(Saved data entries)
===

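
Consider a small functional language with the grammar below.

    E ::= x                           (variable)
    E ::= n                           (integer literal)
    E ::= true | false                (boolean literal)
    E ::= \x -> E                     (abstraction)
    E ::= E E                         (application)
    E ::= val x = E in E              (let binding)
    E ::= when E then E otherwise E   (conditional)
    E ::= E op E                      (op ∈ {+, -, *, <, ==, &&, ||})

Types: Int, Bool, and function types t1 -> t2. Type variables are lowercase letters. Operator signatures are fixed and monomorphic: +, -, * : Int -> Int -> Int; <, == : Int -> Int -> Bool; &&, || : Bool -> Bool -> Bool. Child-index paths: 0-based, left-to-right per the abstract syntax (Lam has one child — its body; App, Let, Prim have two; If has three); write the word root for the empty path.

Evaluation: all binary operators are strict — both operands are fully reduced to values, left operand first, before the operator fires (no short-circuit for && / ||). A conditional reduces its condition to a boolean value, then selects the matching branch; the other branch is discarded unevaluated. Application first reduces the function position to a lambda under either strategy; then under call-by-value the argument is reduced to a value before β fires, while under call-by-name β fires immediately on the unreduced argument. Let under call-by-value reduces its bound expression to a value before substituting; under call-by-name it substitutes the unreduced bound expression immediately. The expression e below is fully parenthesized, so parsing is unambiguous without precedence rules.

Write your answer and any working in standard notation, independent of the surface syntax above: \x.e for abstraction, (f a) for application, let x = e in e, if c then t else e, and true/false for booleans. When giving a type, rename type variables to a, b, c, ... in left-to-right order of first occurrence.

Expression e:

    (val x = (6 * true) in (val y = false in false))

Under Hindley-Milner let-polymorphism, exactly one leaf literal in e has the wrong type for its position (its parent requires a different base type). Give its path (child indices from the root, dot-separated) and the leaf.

Trace:
  unify Int ~ Int
  unify Bool ~ Int
  FAIL: mismatch Bool ~ Int

Answer: 0.1 : true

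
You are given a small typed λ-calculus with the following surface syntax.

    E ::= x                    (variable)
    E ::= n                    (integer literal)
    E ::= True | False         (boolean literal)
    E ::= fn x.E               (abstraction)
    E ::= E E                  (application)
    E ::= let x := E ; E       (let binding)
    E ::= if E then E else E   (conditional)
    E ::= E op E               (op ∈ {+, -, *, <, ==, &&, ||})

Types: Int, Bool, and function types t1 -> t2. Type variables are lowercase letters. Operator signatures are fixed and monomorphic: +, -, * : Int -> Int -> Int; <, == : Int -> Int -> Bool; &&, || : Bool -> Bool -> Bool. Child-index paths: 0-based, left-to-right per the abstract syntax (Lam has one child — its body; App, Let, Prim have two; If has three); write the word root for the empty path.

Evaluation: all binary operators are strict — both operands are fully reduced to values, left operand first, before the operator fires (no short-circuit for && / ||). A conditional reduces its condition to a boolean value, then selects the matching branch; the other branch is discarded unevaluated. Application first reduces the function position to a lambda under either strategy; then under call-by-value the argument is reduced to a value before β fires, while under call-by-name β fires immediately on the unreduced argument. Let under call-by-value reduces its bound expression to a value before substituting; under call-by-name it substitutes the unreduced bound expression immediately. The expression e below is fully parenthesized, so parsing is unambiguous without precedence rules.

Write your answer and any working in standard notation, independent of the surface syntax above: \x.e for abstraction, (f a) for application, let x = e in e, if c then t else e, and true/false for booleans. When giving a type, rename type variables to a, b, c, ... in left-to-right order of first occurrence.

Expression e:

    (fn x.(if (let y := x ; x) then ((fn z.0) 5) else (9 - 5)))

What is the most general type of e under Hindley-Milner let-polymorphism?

Derivation:
x : a
let y : a
x : a
  unify a ~ Bool
\z._ : b -> Int
  unify b -> Int ~ Int -> c
  unify b ~ Int
  unify Int ~ c
_ _ : Int
  unify Int ~ Int
  unify Int ~ Int
  unify Int ~ Int
\x._ : Bool -> Int

Answer: Bool -> Int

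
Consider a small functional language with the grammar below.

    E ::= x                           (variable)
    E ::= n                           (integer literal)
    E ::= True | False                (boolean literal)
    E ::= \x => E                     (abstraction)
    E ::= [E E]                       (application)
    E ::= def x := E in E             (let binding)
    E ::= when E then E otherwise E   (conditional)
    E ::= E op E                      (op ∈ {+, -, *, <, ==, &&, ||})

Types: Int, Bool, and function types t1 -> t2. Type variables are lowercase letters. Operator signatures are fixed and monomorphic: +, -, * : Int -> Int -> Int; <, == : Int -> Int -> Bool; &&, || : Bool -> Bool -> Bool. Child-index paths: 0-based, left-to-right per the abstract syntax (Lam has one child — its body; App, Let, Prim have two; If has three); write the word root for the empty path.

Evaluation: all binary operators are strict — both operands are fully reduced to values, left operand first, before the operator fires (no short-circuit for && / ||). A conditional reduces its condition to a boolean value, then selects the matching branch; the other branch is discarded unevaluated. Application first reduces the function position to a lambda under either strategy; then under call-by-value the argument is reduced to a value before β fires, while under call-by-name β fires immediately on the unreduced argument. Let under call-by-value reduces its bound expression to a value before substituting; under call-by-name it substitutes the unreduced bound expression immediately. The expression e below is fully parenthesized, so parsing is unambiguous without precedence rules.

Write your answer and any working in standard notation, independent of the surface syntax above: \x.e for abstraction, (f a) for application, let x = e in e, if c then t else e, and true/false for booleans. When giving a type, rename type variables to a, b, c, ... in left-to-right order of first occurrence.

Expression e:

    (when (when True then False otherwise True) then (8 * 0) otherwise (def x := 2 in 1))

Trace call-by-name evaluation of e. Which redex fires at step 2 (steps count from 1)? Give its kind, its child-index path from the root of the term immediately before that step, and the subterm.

Answer: if at root : (if false then (8 * 0) else (let x = 2 in 1))

Working:
step 0: (if (if true then false else true) then (8 * 0) else (let x = 2 in 1))
step 1: [if@0] (if false then (8 * 0) else (let x = 2 in 1))
step 2: [if@root] (let x = 2 in 1)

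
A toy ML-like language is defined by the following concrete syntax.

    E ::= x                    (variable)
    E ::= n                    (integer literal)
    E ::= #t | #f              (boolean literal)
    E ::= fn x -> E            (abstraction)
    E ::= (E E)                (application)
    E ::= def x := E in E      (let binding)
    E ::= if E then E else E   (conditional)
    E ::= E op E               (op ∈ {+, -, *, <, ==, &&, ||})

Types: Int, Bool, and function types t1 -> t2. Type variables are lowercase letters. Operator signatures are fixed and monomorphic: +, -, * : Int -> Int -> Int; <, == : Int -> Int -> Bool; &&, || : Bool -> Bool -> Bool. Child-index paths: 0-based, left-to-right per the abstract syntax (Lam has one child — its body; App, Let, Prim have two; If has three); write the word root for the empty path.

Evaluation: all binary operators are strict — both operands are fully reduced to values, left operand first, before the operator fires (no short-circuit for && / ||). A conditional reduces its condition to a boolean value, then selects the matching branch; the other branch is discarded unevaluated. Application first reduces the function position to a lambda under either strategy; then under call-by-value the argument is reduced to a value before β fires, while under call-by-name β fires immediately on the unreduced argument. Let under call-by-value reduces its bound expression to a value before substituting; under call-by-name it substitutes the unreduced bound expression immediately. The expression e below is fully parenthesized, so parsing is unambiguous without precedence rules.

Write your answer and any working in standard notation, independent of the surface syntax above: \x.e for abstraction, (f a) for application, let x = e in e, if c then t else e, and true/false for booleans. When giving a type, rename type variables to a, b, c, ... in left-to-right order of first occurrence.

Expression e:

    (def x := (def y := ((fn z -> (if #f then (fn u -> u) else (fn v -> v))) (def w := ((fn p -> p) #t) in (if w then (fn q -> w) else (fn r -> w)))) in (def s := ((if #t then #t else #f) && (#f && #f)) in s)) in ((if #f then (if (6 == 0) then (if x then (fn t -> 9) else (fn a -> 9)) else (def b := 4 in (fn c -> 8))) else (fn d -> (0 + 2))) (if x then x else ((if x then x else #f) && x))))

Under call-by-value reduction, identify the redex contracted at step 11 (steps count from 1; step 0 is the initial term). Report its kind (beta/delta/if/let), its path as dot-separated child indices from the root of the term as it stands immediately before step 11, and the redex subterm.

Working:
step 0: (let x = (let y = ((\z.(if false then (\u.u) else (\v.v))) (let w = ((\p.p) true) in (if w then (\q.w) else (\r.w)))) in (let s = ((if true then true else false) && (false && false)) in s)) in ((if false then (if (6 == 0) then (if x then (\t.9) else (\a.9)) else (let b = 4 in (\c.8))) else (\d.(0 + 2))) (if x then x else ((if x then x else false) && x))))
step 1: [beta@0.0.1.0] (let x = (let y = ((\z.(if false then (\u.u) else (\v.v))) (let w = true in (if w then (\q.w) else (\r.w)))) in (let s = ((if true then true else false) && (false && false)) in s)) in ((if false then (if (6 == 0) then (if x then (\t.9) else (\a.9)) else (let b = 4 in (\c.8))) else (\d.(0 + 2))) (if x then x else ((if x then x else false) && x))))
step 2: [let@0.0.1] (let x = (let y = ((\z.(if false then (\u.u) else (\v.v))) (if true then (\q.true) else (\r.true))) in (let s = ((if true then true else false) && (false && false)) in s)) in ((if false then (if (6 == 0) then (if x then (\t.9) else (\a.9)) else (let b = 4 in (\c.8))) else (\d.(0 + 2))) (if x then x else ((if x then x else false) && x))))
step 3: [if@0.0.1] (let x = (let y = ((\z.(if false then (\u.u) else (\v.v))) (\q.true)) in (let s = ((if true then true else false) && (false && false)) in s)) in ((if false then (if (6 == 0) then (if x then (\t.9) else (\a.9)) else (let b = 4 in (\c.8))) else (\d.(0 + 2))) (if x then x else ((if x then x else false) && x))))
step 4: [beta@0.0] (let x = (let y = (if false then (\u.u) else (\v.v)) in (let s = ((if true then true else false) && (false && false)) in s)) in ((if false then (if (6 == 0) then (if x then (\t.9) else (\a.9)) else (let b = 4 in (\c.8))) else (\d.(0 + 2))) (if x then x else ((if x then x else false) && x))))
step 5: [if@0.0] (let x = (let y = (\v.v) in (let s = ((if true then true else false) && (false && false)) in s)) in ((if false then (if (6 == 0) then (if x then (\t.9) else (\a.9)) else (let b = 4 in (\c.8))) else (\d.(0 + 2))) (if x then x else ((if x then x else false) && x))))
step 6: [let@0] (let x = (let s = ((if true then true else false) && (false && false)) in s) in ((if false then (if (6 == 0) then (if x then (\t.9) else (\a.9)) else (let b = 4 in (\c.8))) else (\d.(0 + 2))) (if x then x else ((if x then x else false) && x))))
step 7: [if@0.0.0] (let x = (let s = (true && (false && false)) in s) in ((if false then (if (6 == 0) then (if x then (\t.9) else (\a.9)) else (let b = 4 in (\c.8))) else (\d.(0 + 2))) (if x then x else ((if x then x else false) && x))))
step 8: [delta@0.0.1] (let x = (let s = (true && false) in s) in ((if false then (if (6 == 0) then (if x then (\t.9) else (\a.9)) else (let b = 4 in (\c.8))) else (\d.(0 + 2))) (if x then x else ((if x then x else false) && x))))
step 9: [delta@0.0] (let x = (let s = false in s) in ((if false then (if (6 == 0) then (if x then (\t.9) else (\a.9)) else (let b = 4 in (\c.8))) else (\d.(0 + 2))) (if x then x else ((if x then x else false) && x))))
step 10: [let@0] (let x = false in ((if false then (if (6 == 0) then (if x then (\t.9) else (\a.9)) else (let b = 4 in (\c.8))) else (\d.(0 + 2))) (if x then x else ((if x then x else false) && x))))
step 11: [let@root] ((if false then (if (6 == 0) then (if false then (\t.9) else (\a.9)) else (let b = 4 in (\c.8))) else (\d.(0 + 2))) (if false then false else ((if false then false else false) && false)))

Answer: let at root : (let x = false in ((if false then (if (6 == 0) then (if x then (\t.9) else (\a.9)) else (let b = 4 in (\c.8))) else (\d.(0 + 2))) (if x then x else ((if x then x else false) && x))))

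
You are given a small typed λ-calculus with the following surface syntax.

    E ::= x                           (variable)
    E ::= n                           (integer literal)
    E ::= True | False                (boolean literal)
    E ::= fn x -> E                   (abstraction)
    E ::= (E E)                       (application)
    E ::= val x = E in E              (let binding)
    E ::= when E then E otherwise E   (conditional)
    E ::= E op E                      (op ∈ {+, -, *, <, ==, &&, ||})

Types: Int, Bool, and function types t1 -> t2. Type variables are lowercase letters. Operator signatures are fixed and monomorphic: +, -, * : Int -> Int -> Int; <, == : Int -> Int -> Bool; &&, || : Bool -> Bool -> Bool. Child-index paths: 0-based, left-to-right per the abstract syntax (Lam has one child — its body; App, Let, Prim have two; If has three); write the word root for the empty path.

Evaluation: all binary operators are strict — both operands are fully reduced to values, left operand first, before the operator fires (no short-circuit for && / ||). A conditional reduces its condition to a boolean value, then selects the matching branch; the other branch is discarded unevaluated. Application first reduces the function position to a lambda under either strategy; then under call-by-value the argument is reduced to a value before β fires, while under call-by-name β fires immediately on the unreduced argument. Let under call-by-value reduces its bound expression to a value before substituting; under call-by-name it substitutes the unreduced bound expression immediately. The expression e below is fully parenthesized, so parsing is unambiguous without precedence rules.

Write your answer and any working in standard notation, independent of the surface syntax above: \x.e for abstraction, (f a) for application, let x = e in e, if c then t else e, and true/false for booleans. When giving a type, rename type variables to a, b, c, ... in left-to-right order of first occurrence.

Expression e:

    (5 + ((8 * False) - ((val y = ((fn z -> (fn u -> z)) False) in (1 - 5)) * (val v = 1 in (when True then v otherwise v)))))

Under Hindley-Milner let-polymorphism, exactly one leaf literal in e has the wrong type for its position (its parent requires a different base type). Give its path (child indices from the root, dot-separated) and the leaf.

Working:
  unify Int ~ Int
  unify Int ~ Int
  unify Bool ~ Int
  FAIL: mismatch Bool ~ Int

Answer: 1.0.1 : false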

===

How many lines of the entries contain the word "binding"? Only the number is wanted.

▶ [Answer to the exercise]: 5